[Stored data]
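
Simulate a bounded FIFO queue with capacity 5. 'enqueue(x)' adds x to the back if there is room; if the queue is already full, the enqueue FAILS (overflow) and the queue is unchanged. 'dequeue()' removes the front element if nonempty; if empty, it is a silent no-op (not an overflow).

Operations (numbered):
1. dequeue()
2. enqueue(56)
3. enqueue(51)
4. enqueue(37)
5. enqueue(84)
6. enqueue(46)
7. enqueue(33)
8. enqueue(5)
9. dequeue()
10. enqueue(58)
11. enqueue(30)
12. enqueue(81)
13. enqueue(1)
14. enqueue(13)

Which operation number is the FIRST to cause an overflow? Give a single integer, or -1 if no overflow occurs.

1. dequeue(): empty, no-op, size=0
2. enqueue(56): size=1
3. enqueue(51): size=2
4. enqueue(37): size=3
5. enqueue(84): size=4
6. enqueue(46): size=5
7. enqueue(33): size=5=cap → OVERFLOW (fail)
8. enqueue(5): size=5=cap → OVERFLOW (fail)
9. dequeue(): size=4
10. enqueue(58): size=5
11. enqueue(30): size=5=cap → OVERFLOW (fail)
12. enqueue(81): size=5=cap → OVERFLOW (fail)
13. enqueue(1): size=5=cap → OVERFLOW (fail)
14. enqueue(13): size=5=cap → OVERFLOW (fail)

Answer: 7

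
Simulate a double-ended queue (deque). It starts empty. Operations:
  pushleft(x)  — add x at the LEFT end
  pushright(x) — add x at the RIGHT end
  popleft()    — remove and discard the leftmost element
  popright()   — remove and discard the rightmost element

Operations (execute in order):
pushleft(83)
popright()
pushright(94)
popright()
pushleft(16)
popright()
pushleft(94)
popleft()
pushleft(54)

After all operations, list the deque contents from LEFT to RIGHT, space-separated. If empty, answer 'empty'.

pushleft(83): [83]
popright(): []
pushright(94): [94]
popright(): []
pushleft(16): [16]
popright(): []
pushleft(94): [94]
popleft(): []
pushleft(54): [54]

Answer: 54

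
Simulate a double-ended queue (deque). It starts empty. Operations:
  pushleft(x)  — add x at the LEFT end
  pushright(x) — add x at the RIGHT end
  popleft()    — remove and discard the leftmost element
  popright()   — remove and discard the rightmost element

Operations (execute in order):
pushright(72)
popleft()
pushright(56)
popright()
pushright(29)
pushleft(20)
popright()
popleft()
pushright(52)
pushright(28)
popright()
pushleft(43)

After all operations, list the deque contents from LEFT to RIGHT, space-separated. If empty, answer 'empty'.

pushright(72): [72]
popleft(): []
pushright(56): [56]
popright(): []
pushright(29): [29]
pushleft(20): [20, 29]
popright(): [20]
popleft(): []
pushright(52): [52]
pushright(28): [52, 28]
popright(): [52]
pushleft(43): [43, 52]

Answer: 43 52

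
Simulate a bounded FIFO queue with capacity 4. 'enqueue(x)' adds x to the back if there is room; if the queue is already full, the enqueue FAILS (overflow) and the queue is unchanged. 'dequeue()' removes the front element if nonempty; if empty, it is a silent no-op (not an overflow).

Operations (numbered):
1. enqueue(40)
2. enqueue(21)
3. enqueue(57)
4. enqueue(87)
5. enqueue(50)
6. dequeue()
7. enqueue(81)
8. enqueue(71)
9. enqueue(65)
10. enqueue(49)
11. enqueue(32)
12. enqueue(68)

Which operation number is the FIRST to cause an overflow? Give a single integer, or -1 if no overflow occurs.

1. enqueue(40): size=1
2. enqueue(21): size=2
3. enqueue(57): size=3
4. enqueue(87): size=4
5. enqueue(50): size=4=cap → OVERFLOW (fail)
6. dequeue(): size=3
7. enqueue(81): size=4
8. enqueue(71): size=4=cap → OVERFLOW (fail)
9. enqueue(65): size=4=cap → OVERFLOW (fail)
10. enqueue(49): size=4=cap → OVERFLOW (fail)
11. enqueue(32): size=4=cap → OVERFLOW (fail)
12. enqueue(68): size=4=cap → OVERFLOW (fail)

Answer: 5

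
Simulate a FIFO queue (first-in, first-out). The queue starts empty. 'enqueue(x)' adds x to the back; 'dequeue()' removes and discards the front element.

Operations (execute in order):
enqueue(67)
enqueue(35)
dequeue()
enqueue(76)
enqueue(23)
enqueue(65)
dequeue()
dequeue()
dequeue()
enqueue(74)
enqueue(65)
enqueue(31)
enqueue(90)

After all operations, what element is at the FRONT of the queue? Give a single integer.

enqueue(67): queue = [67]
enqueue(35): queue = [67, 35]
dequeue(): queue = [35]
enqueue(76): queue = [35, 76]
enqueue(23): queue = [35, 76, 23]
enqueue(65): queue = [35, 76, 23, 65]
dequeue(): queue = [76, 23, 65]
dequeue(): queue = [23, 65]
dequeue(): queue = [65]
enqueue(74): queue = [65, 74]
enqueue(65): queue = [65, 74, 65]
enqueue(31): queue = [65, 74, 65, 31]
enqueue(90): queue = [65, 74, 65, 31, 90]

Answer: 65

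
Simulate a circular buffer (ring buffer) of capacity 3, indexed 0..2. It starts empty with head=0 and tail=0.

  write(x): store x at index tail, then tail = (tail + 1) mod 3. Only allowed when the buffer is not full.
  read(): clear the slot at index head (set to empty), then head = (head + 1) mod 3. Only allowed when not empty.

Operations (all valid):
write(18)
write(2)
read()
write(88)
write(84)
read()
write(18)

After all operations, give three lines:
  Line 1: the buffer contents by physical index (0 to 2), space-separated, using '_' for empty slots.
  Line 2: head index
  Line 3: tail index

write(18): buf=[18 _ _], head=0, tail=1, size=1
write(2): buf=[18 2 _], head=0, tail=2, size=2
read(): buf=[_ 2 _], head=1, tail=2, size=1
write(88): buf=[_ 2 88], head=1, tail=0, size=2
write(84): buf=[84 2 88], head=1, tail=1, size=3
read(): buf=[84 _ 88], head=2, tail=1, size=2
write(18): buf=[84 18 88], head=2, tail=2, size=3

Answer: 84 18 88
2
2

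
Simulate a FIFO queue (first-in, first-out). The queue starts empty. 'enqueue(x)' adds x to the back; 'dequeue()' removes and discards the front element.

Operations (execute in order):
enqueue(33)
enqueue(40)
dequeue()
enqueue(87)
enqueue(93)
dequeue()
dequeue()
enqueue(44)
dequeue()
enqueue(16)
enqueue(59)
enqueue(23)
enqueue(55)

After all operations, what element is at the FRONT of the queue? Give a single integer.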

> **PROMPT**: The lines to copy are those above that contain "Only".

> **FINISHED EXERCISE**:
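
  write(x): store x at index tail, then tail = (tail + 1) mod 3. Only allowed when the buffer is not full.
  read(): clear the slot at index head (set to empty), then head = (head + 1) mod 3. Only allowed when not empty.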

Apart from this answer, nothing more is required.